(Source data)
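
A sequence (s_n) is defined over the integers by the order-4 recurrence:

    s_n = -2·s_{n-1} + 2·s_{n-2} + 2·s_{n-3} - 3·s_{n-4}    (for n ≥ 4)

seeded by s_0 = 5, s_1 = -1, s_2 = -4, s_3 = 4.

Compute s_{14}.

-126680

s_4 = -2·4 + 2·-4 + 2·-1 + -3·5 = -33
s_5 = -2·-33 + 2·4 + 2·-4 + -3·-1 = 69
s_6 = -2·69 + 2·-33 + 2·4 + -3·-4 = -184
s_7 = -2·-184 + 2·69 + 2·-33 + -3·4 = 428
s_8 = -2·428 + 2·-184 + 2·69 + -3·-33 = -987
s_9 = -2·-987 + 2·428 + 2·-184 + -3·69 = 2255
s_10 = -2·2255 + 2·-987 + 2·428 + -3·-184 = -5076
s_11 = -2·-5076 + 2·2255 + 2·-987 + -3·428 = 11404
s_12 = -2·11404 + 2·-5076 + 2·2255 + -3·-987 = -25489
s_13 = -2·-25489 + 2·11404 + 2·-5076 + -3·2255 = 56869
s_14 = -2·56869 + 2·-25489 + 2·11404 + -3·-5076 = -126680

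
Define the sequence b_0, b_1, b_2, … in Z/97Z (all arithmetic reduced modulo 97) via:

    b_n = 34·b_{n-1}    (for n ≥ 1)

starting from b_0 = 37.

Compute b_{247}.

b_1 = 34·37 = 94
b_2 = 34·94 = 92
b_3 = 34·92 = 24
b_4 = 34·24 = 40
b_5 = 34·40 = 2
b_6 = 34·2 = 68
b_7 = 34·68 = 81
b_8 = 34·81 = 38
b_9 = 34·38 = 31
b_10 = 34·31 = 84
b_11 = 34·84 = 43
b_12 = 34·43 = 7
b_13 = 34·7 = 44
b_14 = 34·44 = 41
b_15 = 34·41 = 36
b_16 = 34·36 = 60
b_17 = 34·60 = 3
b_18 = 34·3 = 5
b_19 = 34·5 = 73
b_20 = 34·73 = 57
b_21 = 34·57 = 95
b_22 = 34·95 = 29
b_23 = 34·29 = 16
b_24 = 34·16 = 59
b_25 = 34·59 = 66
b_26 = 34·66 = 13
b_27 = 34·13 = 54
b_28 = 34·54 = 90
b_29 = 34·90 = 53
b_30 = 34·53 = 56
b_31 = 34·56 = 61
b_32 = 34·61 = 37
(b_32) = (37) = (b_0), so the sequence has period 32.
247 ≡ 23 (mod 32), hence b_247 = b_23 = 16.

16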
...
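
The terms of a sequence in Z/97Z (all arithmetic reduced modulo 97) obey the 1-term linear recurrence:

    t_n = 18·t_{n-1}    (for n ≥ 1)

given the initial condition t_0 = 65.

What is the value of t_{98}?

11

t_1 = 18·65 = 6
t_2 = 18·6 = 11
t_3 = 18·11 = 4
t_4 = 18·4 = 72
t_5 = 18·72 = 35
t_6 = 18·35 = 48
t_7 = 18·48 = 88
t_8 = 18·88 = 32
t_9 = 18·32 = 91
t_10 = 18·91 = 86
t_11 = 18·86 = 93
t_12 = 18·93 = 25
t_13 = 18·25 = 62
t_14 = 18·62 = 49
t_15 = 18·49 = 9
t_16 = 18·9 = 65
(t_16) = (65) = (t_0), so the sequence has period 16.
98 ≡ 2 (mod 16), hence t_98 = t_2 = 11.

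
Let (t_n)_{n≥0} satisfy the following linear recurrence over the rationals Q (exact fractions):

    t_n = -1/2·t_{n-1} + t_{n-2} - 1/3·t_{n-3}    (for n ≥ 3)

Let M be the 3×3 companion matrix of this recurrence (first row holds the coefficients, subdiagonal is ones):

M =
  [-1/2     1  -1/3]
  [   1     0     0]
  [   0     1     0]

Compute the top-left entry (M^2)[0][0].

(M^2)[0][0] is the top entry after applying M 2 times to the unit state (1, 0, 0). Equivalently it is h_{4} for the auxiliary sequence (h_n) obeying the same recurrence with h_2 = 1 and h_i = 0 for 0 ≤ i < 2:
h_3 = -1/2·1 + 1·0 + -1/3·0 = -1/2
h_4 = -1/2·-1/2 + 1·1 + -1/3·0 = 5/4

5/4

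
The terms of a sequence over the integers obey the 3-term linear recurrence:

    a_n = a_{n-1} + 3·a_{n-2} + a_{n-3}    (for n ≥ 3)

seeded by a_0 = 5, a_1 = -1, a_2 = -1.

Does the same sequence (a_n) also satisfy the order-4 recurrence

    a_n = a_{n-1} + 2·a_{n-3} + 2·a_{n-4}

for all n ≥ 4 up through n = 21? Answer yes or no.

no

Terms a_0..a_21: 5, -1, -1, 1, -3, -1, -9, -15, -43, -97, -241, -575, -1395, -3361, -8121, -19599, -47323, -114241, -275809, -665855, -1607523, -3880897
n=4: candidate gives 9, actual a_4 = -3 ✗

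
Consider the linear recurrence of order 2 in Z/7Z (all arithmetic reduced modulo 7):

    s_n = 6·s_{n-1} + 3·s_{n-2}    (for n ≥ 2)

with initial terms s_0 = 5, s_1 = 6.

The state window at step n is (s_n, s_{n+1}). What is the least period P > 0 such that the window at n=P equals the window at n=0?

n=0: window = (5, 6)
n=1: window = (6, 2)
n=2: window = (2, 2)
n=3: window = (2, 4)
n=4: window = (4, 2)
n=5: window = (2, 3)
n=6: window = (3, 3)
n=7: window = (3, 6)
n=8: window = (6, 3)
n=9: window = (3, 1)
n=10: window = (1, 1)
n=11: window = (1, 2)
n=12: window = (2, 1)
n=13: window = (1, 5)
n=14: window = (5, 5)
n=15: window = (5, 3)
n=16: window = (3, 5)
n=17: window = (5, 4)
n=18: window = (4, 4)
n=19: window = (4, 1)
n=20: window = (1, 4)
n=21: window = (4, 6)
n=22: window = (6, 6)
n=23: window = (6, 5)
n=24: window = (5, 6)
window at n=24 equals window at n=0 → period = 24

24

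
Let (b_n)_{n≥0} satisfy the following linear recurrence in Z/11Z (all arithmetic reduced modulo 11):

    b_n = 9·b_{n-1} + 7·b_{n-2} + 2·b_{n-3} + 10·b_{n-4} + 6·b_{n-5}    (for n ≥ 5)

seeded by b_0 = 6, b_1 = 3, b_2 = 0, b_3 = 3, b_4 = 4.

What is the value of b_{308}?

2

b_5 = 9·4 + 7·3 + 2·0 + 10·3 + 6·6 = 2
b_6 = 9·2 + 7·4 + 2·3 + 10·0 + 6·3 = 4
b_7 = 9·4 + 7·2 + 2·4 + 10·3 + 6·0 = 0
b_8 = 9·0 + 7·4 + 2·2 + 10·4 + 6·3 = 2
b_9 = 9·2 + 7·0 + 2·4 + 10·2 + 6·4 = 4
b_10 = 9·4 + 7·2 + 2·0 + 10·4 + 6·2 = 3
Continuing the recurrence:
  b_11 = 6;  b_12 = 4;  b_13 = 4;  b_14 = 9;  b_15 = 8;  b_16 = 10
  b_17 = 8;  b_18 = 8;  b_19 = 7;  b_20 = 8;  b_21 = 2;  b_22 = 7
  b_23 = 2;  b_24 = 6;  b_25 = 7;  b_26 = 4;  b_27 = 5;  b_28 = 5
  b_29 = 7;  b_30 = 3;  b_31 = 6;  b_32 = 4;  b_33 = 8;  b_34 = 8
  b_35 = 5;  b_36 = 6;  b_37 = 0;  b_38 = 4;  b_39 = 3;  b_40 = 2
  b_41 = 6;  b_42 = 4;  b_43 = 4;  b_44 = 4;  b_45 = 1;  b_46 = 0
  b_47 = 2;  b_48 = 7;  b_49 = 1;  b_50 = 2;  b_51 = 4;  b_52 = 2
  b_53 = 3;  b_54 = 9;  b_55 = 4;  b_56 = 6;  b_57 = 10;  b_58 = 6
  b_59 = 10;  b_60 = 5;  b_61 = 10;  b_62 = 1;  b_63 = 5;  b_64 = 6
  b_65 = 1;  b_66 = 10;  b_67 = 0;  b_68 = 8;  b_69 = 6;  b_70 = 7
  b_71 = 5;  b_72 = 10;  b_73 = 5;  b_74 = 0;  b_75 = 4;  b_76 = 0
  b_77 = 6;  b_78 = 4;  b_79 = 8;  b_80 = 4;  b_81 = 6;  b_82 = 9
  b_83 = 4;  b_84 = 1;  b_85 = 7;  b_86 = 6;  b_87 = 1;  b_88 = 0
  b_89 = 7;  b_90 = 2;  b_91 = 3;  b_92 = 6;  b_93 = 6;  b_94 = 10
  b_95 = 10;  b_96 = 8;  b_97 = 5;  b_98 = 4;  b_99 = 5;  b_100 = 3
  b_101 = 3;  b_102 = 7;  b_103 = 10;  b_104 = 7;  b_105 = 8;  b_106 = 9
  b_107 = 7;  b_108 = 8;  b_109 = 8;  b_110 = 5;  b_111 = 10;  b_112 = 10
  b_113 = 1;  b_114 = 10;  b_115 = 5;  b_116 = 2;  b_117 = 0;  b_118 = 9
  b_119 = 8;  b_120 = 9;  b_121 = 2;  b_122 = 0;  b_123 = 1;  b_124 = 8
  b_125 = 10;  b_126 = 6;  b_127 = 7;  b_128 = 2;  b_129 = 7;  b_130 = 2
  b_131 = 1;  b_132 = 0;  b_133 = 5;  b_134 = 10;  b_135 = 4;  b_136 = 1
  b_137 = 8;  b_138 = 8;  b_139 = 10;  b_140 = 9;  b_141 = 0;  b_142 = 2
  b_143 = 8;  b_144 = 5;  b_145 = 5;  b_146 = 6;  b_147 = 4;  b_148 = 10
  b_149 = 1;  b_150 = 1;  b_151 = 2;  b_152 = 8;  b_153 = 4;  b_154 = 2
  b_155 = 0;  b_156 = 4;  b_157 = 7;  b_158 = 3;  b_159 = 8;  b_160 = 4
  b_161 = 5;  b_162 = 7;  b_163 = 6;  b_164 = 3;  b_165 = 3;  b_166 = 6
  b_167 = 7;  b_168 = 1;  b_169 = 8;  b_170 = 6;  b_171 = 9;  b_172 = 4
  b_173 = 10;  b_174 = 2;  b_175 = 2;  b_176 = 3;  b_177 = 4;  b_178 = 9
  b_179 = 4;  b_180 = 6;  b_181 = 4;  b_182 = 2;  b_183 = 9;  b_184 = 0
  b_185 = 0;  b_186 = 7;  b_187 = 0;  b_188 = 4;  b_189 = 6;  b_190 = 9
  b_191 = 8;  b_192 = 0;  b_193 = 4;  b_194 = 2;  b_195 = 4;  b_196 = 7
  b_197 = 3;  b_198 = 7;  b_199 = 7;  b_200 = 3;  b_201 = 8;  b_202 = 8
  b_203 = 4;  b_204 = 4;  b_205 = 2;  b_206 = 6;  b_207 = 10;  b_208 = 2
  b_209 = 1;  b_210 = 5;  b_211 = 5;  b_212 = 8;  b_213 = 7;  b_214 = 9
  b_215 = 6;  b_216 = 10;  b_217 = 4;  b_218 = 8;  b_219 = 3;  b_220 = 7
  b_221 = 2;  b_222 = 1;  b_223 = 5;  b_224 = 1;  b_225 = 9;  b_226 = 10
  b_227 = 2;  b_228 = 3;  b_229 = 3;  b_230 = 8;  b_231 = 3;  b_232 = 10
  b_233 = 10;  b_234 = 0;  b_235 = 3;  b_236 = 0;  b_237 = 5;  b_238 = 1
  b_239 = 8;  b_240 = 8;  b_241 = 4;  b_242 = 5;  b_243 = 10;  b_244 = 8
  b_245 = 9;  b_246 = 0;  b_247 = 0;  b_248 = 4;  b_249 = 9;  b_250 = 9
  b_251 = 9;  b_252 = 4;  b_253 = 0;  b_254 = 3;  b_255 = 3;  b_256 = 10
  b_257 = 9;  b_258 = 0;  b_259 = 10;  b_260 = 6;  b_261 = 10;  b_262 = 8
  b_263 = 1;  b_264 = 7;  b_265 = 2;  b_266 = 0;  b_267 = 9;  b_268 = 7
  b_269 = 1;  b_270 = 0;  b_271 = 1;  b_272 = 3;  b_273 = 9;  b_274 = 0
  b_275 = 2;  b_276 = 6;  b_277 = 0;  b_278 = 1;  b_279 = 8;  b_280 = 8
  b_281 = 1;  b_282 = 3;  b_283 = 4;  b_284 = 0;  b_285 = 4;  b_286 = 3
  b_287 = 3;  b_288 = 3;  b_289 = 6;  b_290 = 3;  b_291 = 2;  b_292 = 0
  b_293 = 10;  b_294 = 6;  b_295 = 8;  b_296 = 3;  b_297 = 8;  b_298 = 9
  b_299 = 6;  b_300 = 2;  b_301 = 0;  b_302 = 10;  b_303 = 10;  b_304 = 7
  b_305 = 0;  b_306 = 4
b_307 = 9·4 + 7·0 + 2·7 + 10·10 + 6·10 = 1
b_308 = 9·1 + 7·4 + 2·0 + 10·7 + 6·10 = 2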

▸ **Assigned task**: The answer should be a single number: the count of lines in the records that hold the string "initial".

▸ **Written answer**: 2